▸ **PROBLEM DESCRIPTION**: The whole listing needs to be restated word for word.
++++++++++
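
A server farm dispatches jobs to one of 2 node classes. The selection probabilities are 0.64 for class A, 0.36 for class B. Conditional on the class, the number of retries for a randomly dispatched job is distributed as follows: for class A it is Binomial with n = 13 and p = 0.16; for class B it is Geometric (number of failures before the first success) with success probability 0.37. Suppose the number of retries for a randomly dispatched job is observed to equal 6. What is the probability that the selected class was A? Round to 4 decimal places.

0.3950

Likelihoods P(X=6 | ·): A: 0.00849556; B: 0.0231337.
Posterior ∝ prior × likelihood. Numerator for A: 0.64·0.00849556 = 0.00543716.
Normalizing constant: 0.64·0.00849556 + 0.36·0.0231337 = 0.0137653.
P(A | observation) = 0.00543716 / 0.0137653 = 0.394991.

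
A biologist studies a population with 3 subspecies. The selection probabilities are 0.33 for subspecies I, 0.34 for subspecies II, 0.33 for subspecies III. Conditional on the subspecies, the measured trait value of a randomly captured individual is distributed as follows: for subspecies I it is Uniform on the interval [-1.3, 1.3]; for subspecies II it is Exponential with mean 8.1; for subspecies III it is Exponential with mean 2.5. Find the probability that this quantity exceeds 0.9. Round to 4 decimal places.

0.5852

Conditional on each subspecies, P(X > 0.9): I: 0.153846; II: 0.894839; III: 0.697676.
By total probability, P(X > 0.9) = 0.33·0.153846 + 0.34·0.894839 + 0.33·0.697676 = 0.585248.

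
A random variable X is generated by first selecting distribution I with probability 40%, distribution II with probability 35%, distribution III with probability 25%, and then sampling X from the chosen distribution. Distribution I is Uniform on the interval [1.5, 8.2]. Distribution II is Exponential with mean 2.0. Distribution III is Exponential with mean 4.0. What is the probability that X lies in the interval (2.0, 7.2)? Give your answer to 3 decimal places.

Conditional on each component, P(2.0 < X < 7.2): I: 0.776119; II: 0.340556; III: 0.441232.
By total probability, P(2.0 < X < 7.2) = 0.4·0.776119 + 0.35·0.340556 + 0.25·0.441232 = 0.53995.

0.540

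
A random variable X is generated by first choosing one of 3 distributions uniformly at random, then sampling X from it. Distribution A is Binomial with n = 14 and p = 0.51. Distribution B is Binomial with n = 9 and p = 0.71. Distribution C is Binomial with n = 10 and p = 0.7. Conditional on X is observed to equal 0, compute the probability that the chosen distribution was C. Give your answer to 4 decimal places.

Likelihoods P(X=0 | ·): A: 4.59987e-05; B: 1.45071e-05; C: 5.9049e-06.
Posterior ∝ prior × likelihood. Numerator for C: 0.333333·5.9049e-06 = 1.9683e-06.
Normalizing constant: 0.333333·4.59987e-05 + 0.333333·1.45071e-05 + 0.333333·5.9049e-06 = 2.21369e-05.
P(C | observation) = 1.9683e-06 / 2.21369e-05 = 0.0889149.

0.0889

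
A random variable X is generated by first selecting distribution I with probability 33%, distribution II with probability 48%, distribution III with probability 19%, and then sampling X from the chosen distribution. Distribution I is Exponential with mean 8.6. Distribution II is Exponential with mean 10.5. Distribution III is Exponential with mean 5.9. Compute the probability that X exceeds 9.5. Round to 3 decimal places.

0.342

Conditional on each component, P(X > 9.5): I: 0.331326; II: 0.404638; III: 0.199854.
By total probability, P(X > 9.5) = 0.33·0.331326 + 0.48·0.404638 + 0.19·0.199854 = 0.341536.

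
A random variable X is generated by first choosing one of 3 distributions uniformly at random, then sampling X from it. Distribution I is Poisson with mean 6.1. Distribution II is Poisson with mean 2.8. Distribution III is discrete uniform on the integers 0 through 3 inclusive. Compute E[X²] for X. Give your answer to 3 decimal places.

For each component E[X²] = Var + (mean)², giving I: 43.31; II: 10.64; III: 3.5.
Overall E[X²] = 0.333333·43.31 + 0.333333·10.64 + 0.333333·3.5 = 19.15.

19.150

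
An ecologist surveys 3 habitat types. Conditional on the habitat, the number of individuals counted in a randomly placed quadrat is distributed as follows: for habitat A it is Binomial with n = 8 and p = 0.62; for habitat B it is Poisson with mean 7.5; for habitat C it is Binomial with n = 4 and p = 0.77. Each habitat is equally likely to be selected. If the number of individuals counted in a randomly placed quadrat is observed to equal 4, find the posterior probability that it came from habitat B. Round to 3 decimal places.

Likelihoods P(X=4 | ·): A: 0.215675; B: 0.0729164; C: 0.35153.
Posterior ∝ prior × likelihood. Numerator for B: 0.333333·0.0729164 = 0.0243055.
Normalizing constant: 0.333333·0.215675 + 0.333333·0.0729164 + 0.333333·0.35153 = 0.213374.
P(B | observation) = 0.0243055 / 0.213374 = 0.11391.

0.114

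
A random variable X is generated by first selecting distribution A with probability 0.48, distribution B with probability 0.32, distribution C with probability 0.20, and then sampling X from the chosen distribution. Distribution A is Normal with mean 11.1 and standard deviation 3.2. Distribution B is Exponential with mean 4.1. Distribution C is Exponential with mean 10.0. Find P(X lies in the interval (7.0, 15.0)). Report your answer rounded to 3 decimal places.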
++++++++++
▸ **EXERCISE RESPONSE**:
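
A server farm dispatches jobs to one of 2 node classes. The selection probabilities are 0.64 for class A, 0.36 for class B. Conditional on the class, the number of retries for a randomly dispatched job is distributed as follows: for class A it is Binomial with n = 13 and p = 0.16; for class B it is Geometric (number of failures before the first success) with success probability 0.37. Suppose the number of retries for a randomly dispatched job is observed to equal 6. What is the probability that the selected class was A? Round to 4 decimal places.

0.3950

Likelihoods P(X=6 | ·): A: 0.00849556; B: 0.0231337.
Posterior ∝ prior × likelihood. Numerator for A: 0.64·0.00849556 = 0.00543716.
Normalizing constant: 0.64·0.00849556 + 0.36·0.0231337 = 0.0137653.
P(A | observation) = 0.00543716 / 0.0137653 = 0.394991.

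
A biologist studies a population with 3 subspecies. The selection probabilities are 0.33 for subspecies I, 0.34 for subspecies II, 0.33 for subspecies III. Conditional on the subspecies, the measured trait value of a randomly captured individual is distributed as follows: for subspecies I it is Uniform on the interval [-1.3, 1.3]; for subspecies II it is Exponential with mean 8.1; for subspecies III it is Exponential with mean 2.5. Find the probability that this quantity exceeds 0.9. Round to 4 decimal places.

0.5852

Conditional on each subspecies, P(X > 0.9): I: 0.153846; II: 0.894839; III: 0.697676.
By total probability, P(X > 0.9) = 0.33·0.153846 + 0.34·0.894839 + 0.33·0.697676 = 0.585248.

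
A random variable X is generated by first selecting distribution I with probability 40%, distribution II with probability 35%, distribution III with probability 25%, and then sampling X from the chosen distribution. Distribution I is Uniform on the interval [1.5, 8.2]. Distribution II is Exponential with mean 2.0. Distribution III is Exponential with mean 4.0. What is the probability that X lies in the interval (2.0, 7.2)? Give your answer to 3 decimal places.

Conditional on each component, P(2.0 < X < 7.2): I: 0.776119; II: 0.340556; III: 0.441232.
By total probability, P(2.0 < X < 7.2) = 0.4·0.776119 + 0.35·0.340556 + 0.25·0.441232 = 0.53995.

0.540

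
A random variable X is generated by first choosing one of 3 distributions uniformly at random, then sampling X from it. Distribution A is Binomial with n = 14 and p = 0.51. Distribution B is Binomial with n = 9 and p = 0.71. Distribution C is Binomial with n = 10 and p = 0.7. Conditional on X is observed to equal 0, compute the probability that the chosen distribution was C. Give your answer to 4 decimal places.

Likelihoods P(X=0 | ·): A: 4.59987e-05; B: 1.45071e-05; C: 5.9049e-06.
Posterior ∝ prior × likelihood. Numerator for C: 0.333333·5.9049e-06 = 1.9683e-06.
Normalizing constant: 0.333333·4.59987e-05 + 0.333333·1.45071e-05 + 0.333333·5.9049e-06 = 2.21369e-05.
P(C | observation) = 1.9683e-06 / 2.21369e-05 = 0.0889149.

0.0889

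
A random variable X is generated by first selecting distribution I with probability 33%, distribution II with probability 48%, distribution III with probability 19%, and then sampling X from the chosen distribution. Distribution I is Exponential with mean 8.6. Distribution II is Exponential with mean 10.5. Distribution III is Exponential with mean 5.9. Compute the probability that X exceeds 9.5. Round to 3 decimal places.

0.342

Conditional on each component, P(X > 9.5): I: 0.331326; II: 0.404638; III: 0.199854.
By total probability, P(X > 9.5) = 0.33·0.331326 + 0.48·0.404638 + 0.19·0.199854 = 0.341536.

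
A random variable X is generated by first choosing one of 3 distributions uniformly at random, then sampling X from it. Distribution I is Poisson with mean 6.1. Distribution II is Poisson with mean 2.8. Distribution III is discrete uniform on the integers 0 through 3 inclusive. Compute E[X²] for X. Give your answer to 3 decimal places.

For each component E[X²] = Var + (mean)², giving I: 43.31; II: 10.64; III: 3.5.
Overall E[X²] = 0.333333·43.31 + 0.333333·10.64 + 0.333333·3.5 = 19.15.

19.150

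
An ecologist surveys 3 habitat types. Conditional on the habitat, the number of individuals counted in a randomly placed quadrat is distributed as follows: for habitat A it is Binomial with n = 8 and p = 0.62; for habitat B it is Poisson with mean 7.5; for habitat C it is Binomial with n = 4 and p = 0.77. Each habitat is equally likely to be selected. If the number of individuals counted in a randomly placed quadrat is observed to equal 4, find the posterior probability that it came from habitat B. Round to 3 decimal places.

Likelihoods P(X=4 | ·): A: 0.215675; B: 0.0729164; C: 0.35153.
Posterior ∝ prior × likelihood. Numerator for B: 0.333333·0.0729164 = 0.0243055.
Normalizing constant: 0.333333·0.215675 + 0.333333·0.0729164 + 0.333333·0.35153 = 0.213374.
P(B | observation) = 0.0243055 / 0.213374 = 0.11391.

0.114

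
A random variable X is generated by first selecting distribution A with probability 0.48, distribution B with probability 0.32, distribution C with probability 0.20, and then sampling X from the chosen distribution. Distribution A is Normal with mean 11.1 and standard deviation 3.2. Distribution B is Exponential with mean 4.1. Distribution C is Exponential with mean 10.0. Find P(X lies in the interval (7.0, 15.0)). Report your answer rounded to 3 decimal places.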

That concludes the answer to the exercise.